[Start of section]
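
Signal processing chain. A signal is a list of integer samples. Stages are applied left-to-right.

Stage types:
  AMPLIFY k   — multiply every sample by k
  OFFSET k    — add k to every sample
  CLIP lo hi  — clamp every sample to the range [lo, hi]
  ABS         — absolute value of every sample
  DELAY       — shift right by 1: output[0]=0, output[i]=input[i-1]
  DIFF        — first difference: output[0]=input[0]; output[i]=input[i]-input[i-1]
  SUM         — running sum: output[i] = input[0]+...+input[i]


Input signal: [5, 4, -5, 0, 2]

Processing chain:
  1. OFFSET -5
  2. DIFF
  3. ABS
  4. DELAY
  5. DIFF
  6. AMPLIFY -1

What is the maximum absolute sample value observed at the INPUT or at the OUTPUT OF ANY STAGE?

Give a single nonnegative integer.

Answer: 10

Derivation:
Input: [5, 4, -5, 0, 2] (max |s|=5)
Stage 1 (OFFSET -5): 5+-5=0, 4+-5=-1, -5+-5=-10, 0+-5=-5, 2+-5=-3 -> [0, -1, -10, -5, -3] (max |s|=10)
Stage 2 (DIFF): s[0]=0, -1-0=-1, -10--1=-9, -5--10=5, -3--5=2 -> [0, -1, -9, 5, 2] (max |s|=9)
Stage 3 (ABS): |0|=0, |-1|=1, |-9|=9, |5|=5, |2|=2 -> [0, 1, 9, 5, 2] (max |s|=9)
Stage 4 (DELAY): [0, 0, 1, 9, 5] = [0, 0, 1, 9, 5] -> [0, 0, 1, 9, 5] (max |s|=9)
Stage 5 (DIFF): s[0]=0, 0-0=0, 1-0=1, 9-1=8, 5-9=-4 -> [0, 0, 1, 8, -4] (max |s|=8)
Stage 6 (AMPLIFY -1): 0*-1=0, 0*-1=0, 1*-1=-1, 8*-1=-8, -4*-1=4 -> [0, 0, -1, -8, 4] (max |s|=8)
Overall max amplitude: 10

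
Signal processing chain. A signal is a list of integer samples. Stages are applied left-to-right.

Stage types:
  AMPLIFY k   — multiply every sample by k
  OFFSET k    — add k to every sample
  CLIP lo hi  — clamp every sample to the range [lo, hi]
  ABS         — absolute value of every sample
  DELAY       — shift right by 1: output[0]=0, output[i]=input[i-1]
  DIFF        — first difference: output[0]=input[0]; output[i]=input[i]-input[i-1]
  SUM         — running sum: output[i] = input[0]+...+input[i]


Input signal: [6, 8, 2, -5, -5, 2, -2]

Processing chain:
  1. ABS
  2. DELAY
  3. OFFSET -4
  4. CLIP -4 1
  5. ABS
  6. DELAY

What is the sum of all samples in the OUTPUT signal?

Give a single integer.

Input: [6, 8, 2, -5, -5, 2, -2]
Stage 1 (ABS): |6|=6, |8|=8, |2|=2, |-5|=5, |-5|=5, |2|=2, |-2|=2 -> [6, 8, 2, 5, 5, 2, 2]
Stage 2 (DELAY): [0, 6, 8, 2, 5, 5, 2] = [0, 6, 8, 2, 5, 5, 2] -> [0, 6, 8, 2, 5, 5, 2]
Stage 3 (OFFSET -4): 0+-4=-4, 6+-4=2, 8+-4=4, 2+-4=-2, 5+-4=1, 5+-4=1, 2+-4=-2 -> [-4, 2, 4, -2, 1, 1, -2]
Stage 4 (CLIP -4 1): clip(-4,-4,1)=-4, clip(2,-4,1)=1, clip(4,-4,1)=1, clip(-2,-4,1)=-2, clip(1,-4,1)=1, clip(1,-4,1)=1, clip(-2,-4,1)=-2 -> [-4, 1, 1, -2, 1, 1, -2]
Stage 5 (ABS): |-4|=4, |1|=1, |1|=1, |-2|=2, |1|=1, |1|=1, |-2|=2 -> [4, 1, 1, 2, 1, 1, 2]
Stage 6 (DELAY): [0, 4, 1, 1, 2, 1, 1] = [0, 4, 1, 1, 2, 1, 1] -> [0, 4, 1, 1, 2, 1, 1]
Output sum: 10

Answer: 10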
[End of section]
WHAT TO DO
Everything from the line with "3. OFFSET -4" through the final line of the entries above must be duplicated exactly; both ends belong, and no other line does.

RESULT OF THIS EXERCISE
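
  3. OFFSET -4
  4. CLIP -4 1
  5. ABS
  6. DELAY

What is the sum of all samples in the OUTPUT signal?

Give a single integer.

Input: [6, 8, 2, -5, -5, 2, -2]
Stage 1 (ABS): |6|=6, |8|=8, |2|=2, |-5|=5, |-5|=5, |2|=2, |-2|=2 -> [6, 8, 2, 5, 5, 2, 2]
Stage 2 (DELAY): [0, 6, 8, 2, 5, 5, 2] = [0, 6, 8, 2, 5, 5, 2] -> [0, 6, 8, 2, 5, 5, 2]
Stage 3 (OFFSET -4): 0+-4=-4, 6+-4=2, 8+-4=4, 2+-4=-2, 5+-4=1, 5+-4=1, 2+-4=-2 -> [-4, 2, 4, -2, 1, 1, -2]
Stage 4 (CLIP -4 1): clip(-4,-4,1)=-4, clip(2,-4,1)=1, clip(4,-4,1)=1, clip(-2,-4,1)=-2, clip(1,-4,1)=1, clip(1,-4,1)=1, clip(-2,-4,1)=-2 -> [-4, 1, 1, -2, 1, 1, -2]
Stage 5 (ABS): |-4|=4, |1|=1, |1|=1, |-2|=2, |1|=1, |1|=1, |-2|=2 -> [4, 1, 1, 2, 1, 1, 2]
Stage 6 (DELAY): [0, 4, 1, 1, 2, 1, 1] = [0, 4, 1, 1, 2, 1, 1] -> [0, 4, 1, 1, 2, 1, 1]
Output sum: 10

Answer: 10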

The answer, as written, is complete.